# TRY IT
Only one portion of the data is to be written out: from the line bearing "Answer: -608" through the line bearing "Answer: $- 70". Write it exactly as it appears.

# PROVIDED INFORMATION
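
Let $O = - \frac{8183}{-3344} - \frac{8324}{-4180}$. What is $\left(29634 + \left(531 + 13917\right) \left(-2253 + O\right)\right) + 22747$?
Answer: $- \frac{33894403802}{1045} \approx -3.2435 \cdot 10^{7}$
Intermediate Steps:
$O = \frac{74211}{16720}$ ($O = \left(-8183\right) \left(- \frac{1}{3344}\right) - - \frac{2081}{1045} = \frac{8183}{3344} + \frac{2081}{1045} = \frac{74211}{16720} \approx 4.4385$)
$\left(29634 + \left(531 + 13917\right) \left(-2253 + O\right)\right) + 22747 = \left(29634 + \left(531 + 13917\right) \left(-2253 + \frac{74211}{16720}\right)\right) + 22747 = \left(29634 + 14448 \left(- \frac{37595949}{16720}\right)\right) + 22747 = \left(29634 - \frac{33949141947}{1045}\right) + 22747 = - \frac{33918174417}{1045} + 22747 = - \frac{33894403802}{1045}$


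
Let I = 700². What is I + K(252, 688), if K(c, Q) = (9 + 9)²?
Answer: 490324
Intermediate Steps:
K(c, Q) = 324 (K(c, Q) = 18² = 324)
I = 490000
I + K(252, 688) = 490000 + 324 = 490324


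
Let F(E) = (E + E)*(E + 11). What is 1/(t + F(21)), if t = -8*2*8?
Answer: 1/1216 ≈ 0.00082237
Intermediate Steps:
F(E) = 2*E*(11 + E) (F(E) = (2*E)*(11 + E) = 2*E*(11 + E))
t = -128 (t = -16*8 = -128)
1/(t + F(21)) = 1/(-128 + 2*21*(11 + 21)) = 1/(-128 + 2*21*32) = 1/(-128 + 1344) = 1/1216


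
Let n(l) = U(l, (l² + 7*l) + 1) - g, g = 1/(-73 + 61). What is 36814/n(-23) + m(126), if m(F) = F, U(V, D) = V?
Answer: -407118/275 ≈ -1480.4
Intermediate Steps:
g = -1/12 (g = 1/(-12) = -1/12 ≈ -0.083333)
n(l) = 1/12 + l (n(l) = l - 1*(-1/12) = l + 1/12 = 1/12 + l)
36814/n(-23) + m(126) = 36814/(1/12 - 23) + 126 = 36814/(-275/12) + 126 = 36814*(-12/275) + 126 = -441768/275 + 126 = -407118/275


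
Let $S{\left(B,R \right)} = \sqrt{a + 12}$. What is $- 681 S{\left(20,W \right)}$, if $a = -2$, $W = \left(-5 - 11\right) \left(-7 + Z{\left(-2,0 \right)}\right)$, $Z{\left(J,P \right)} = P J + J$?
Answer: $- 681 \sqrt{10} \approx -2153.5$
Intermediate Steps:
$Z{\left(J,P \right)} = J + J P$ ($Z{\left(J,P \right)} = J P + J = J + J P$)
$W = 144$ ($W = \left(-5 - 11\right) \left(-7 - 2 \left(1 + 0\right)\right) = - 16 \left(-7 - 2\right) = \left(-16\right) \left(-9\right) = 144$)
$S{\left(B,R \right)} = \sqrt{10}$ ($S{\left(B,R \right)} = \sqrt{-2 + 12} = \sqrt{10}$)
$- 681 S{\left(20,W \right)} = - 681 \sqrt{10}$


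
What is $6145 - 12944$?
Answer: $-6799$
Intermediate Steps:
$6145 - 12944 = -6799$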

--

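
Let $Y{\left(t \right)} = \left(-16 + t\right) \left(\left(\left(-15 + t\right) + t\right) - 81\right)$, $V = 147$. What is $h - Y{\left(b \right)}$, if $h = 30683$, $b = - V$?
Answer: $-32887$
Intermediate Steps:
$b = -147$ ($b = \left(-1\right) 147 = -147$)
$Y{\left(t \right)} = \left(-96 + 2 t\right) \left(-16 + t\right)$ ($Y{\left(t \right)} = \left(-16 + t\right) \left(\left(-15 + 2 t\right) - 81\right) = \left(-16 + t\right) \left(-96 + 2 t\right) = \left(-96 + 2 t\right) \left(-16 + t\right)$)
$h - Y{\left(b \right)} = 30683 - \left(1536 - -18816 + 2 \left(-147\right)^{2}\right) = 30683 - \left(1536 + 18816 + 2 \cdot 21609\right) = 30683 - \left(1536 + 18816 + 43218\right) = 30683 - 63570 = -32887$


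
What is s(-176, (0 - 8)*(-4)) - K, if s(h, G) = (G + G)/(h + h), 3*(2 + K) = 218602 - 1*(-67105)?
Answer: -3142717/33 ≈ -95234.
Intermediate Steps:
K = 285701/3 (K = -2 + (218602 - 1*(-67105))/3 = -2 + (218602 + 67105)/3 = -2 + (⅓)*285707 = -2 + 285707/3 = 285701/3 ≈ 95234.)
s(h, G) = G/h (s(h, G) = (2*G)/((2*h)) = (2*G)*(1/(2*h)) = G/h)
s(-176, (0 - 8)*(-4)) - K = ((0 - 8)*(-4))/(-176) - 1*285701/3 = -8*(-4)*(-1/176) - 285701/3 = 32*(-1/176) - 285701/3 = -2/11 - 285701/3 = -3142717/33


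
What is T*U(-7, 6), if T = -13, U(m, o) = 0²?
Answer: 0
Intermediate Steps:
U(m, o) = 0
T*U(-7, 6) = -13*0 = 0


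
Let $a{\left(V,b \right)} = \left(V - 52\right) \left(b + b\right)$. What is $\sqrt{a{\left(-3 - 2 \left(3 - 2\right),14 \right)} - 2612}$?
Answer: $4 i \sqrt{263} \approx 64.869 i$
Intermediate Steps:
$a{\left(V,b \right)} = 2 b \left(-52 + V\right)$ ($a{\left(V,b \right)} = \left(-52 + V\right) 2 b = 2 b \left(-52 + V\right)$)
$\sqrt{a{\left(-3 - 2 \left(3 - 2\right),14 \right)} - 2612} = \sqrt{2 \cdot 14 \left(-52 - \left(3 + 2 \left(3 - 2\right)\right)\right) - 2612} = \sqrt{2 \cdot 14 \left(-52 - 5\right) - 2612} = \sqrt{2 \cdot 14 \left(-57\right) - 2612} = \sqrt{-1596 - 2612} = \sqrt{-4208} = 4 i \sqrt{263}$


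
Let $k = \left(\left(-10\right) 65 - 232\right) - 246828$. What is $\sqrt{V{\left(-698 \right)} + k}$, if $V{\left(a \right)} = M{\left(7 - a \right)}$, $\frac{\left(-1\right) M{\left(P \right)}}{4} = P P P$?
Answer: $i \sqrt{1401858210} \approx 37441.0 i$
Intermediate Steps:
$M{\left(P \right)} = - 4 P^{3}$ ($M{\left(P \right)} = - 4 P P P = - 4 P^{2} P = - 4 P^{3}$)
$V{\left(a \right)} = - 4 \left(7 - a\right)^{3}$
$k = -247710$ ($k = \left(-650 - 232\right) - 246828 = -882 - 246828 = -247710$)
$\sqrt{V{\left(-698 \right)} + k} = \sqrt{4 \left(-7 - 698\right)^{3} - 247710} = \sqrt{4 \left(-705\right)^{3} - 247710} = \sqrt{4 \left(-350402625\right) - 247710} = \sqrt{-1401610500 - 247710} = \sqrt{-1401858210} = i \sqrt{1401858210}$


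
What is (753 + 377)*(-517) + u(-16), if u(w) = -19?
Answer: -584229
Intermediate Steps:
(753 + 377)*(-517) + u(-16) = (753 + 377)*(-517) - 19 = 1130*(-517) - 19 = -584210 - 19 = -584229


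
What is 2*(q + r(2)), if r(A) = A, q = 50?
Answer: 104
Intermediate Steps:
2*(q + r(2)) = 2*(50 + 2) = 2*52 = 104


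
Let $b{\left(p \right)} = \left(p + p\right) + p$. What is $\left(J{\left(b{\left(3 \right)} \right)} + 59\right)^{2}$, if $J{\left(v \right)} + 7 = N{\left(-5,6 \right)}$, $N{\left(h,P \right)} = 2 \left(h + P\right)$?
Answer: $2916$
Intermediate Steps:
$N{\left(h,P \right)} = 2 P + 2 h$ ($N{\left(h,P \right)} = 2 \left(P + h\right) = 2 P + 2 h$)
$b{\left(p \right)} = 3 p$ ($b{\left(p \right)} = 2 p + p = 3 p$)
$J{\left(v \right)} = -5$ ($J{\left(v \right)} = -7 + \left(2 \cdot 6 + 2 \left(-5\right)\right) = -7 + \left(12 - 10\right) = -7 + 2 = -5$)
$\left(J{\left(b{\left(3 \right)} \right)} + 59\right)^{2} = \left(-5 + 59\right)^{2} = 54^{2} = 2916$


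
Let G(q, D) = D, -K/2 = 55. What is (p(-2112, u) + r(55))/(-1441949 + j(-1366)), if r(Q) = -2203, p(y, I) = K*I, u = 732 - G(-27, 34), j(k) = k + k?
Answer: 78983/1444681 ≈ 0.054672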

--

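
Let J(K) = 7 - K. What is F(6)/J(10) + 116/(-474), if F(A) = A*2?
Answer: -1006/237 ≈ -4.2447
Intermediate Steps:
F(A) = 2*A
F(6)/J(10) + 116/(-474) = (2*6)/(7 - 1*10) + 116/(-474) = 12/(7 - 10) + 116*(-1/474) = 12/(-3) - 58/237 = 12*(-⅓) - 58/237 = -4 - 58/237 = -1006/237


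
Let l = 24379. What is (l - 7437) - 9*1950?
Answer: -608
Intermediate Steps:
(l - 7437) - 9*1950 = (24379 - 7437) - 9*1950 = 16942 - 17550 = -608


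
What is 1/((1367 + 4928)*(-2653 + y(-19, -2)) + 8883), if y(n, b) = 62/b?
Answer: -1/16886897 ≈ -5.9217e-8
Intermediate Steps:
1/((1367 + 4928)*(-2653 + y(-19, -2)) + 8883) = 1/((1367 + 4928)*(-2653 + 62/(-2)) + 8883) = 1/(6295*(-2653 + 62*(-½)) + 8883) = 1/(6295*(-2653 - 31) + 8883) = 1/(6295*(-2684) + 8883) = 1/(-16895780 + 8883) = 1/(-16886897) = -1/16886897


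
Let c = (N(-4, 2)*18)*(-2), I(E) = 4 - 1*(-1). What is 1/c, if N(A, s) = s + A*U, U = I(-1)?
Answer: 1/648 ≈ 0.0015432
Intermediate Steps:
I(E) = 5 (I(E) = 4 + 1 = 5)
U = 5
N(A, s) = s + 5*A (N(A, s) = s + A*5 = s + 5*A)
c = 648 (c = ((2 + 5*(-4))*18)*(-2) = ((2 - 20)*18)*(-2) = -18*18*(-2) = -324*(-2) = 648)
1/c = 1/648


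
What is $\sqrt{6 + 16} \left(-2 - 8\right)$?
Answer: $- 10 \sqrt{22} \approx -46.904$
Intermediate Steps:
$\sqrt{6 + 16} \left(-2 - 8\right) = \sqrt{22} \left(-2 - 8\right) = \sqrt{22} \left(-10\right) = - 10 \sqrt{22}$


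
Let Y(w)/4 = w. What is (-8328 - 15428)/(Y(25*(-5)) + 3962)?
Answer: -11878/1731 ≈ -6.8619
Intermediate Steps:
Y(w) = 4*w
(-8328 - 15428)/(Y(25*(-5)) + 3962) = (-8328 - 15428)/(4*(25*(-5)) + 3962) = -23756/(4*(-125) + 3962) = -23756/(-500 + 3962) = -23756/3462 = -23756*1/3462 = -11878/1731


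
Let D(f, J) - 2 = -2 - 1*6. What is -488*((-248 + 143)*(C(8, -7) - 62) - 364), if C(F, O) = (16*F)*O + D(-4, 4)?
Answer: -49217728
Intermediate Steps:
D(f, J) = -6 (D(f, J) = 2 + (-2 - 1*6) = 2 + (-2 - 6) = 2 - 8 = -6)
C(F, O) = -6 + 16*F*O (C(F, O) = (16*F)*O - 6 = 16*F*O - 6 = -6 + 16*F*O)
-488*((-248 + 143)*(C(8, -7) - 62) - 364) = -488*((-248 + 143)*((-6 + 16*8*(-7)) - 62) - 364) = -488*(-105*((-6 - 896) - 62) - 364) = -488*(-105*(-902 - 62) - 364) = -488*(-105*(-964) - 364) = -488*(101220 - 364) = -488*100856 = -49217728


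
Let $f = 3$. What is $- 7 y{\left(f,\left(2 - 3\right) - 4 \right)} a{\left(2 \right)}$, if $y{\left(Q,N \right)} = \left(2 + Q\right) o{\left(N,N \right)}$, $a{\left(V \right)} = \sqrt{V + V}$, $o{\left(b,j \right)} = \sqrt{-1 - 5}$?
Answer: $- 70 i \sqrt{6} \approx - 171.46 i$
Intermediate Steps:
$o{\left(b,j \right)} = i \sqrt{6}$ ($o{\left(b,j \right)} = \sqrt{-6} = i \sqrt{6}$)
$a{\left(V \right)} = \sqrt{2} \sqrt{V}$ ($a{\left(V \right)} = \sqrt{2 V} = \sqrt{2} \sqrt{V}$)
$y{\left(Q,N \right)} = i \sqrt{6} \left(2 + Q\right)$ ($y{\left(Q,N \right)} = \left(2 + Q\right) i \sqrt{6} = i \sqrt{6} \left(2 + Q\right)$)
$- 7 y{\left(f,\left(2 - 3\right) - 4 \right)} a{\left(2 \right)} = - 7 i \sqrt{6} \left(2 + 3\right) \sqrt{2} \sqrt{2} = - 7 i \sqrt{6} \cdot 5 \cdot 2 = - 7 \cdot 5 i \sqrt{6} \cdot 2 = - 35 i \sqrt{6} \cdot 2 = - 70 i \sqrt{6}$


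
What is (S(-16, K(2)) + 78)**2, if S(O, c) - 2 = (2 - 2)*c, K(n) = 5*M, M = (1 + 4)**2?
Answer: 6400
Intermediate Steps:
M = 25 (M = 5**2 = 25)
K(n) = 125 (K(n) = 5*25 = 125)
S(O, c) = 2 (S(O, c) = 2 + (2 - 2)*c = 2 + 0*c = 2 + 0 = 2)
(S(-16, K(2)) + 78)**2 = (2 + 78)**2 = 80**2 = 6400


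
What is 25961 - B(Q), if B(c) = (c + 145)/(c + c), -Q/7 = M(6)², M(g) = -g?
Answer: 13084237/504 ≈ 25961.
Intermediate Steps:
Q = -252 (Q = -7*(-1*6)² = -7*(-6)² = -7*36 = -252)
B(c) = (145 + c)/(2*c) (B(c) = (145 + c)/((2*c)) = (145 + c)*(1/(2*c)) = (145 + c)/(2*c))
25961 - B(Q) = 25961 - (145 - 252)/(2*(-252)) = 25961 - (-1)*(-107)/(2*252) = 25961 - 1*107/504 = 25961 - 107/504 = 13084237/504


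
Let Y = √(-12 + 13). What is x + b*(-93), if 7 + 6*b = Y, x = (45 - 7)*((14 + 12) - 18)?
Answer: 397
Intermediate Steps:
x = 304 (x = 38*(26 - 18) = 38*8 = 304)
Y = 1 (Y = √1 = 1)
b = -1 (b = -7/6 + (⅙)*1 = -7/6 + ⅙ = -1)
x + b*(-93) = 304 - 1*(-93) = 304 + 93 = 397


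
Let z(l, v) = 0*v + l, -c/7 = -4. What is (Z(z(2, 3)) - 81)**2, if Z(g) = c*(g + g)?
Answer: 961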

# EXERCISE OUTPUT
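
Answer: -608
Intermediate Steps:
(l - 7437) - 9*1950 = (24379 - 7437) - 9*1950 = 16942 - 17550 = -608


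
What is 1/((1367 + 4928)*(-2653 + y(-19, -2)) + 8883), if y(n, b) = 62/b?
Answer: -1/16886897 ≈ -5.9217e-8
Intermediate Steps:
1/((1367 + 4928)*(-2653 + y(-19, -2)) + 8883) = 1/((1367 + 4928)*(-2653 + 62/(-2)) + 8883) = 1/(6295*(-2653 + 62*(-½)) + 8883) = 1/(6295*(-2653 - 31) + 8883) = 1/(6295*(-2684) + 8883) = 1/(-16895780 + 8883) = 1/(-16886897) = -1/16886897


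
Let c = (N(-4, 2)*18)*(-2), I(E) = 4 - 1*(-1). What is 1/c, if N(A, s) = s + A*U, U = I(-1)?
Answer: 1/648 ≈ 0.0015432
Intermediate Steps:
I(E) = 5 (I(E) = 4 + 1 = 5)
U = 5
N(A, s) = s + 5*A (N(A, s) = s + A*5 = s + 5*A)
c = 648 (c = ((2 + 5*(-4))*18)*(-2) = ((2 - 20)*18)*(-2) = -18*18*(-2) = -324*(-2) = 648)
1/c = 1/648


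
What is $\sqrt{6 + 16} \left(-2 - 8\right)$?
Answer: $- 10 \sqrt{22} \approx -46.904$
Intermediate Steps:
$\sqrt{6 + 16} \left(-2 - 8\right) = \sqrt{22} \left(-2 - 8\right) = \sqrt{22} \left(-10\right) = - 10 \sqrt{22}$


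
Let Y(w)/4 = w. What is (-8328 - 15428)/(Y(25*(-5)) + 3962)?
Answer: -11878/1731 ≈ -6.8619
Intermediate Steps:
Y(w) = 4*w
(-8328 - 15428)/(Y(25*(-5)) + 3962) = (-8328 - 15428)/(4*(25*(-5)) + 3962) = -23756/(4*(-125) + 3962) = -23756/(-500 + 3962) = -23756/3462 = -23756*1/3462 = -11878/1731


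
Let D(f, J) - 2 = -2 - 1*6. What is -488*((-248 + 143)*(C(8, -7) - 62) - 364), if C(F, O) = (16*F)*O + D(-4, 4)?
Answer: -49217728
Intermediate Steps:
D(f, J) = -6 (D(f, J) = 2 + (-2 - 1*6) = 2 + (-2 - 6) = 2 - 8 = -6)
C(F, O) = -6 + 16*F*O (C(F, O) = (16*F)*O - 6 = 16*F*O - 6 = -6 + 16*F*O)
-488*((-248 + 143)*(C(8, -7) - 62) - 364) = -488*((-248 + 143)*((-6 + 16*8*(-7)) - 62) - 364) = -488*(-105*((-6 - 896) - 62) - 364) = -488*(-105*(-902 - 62) - 364) = -488*(-105*(-964) - 364) = -488*(101220 - 364) = -488*100856 = -49217728


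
Let $f = 3$. What is $- 7 y{\left(f,\left(2 - 3\right) - 4 \right)} a{\left(2 \right)}$, if $y{\left(Q,N \right)} = \left(2 + Q\right) o{\left(N,N \right)}$, $a{\left(V \right)} = \sqrt{V + V}$, $o{\left(b,j \right)} = \sqrt{-1 - 5}$?
Answer: $- 70 i \sqrt{6} \approx - 171.46 i$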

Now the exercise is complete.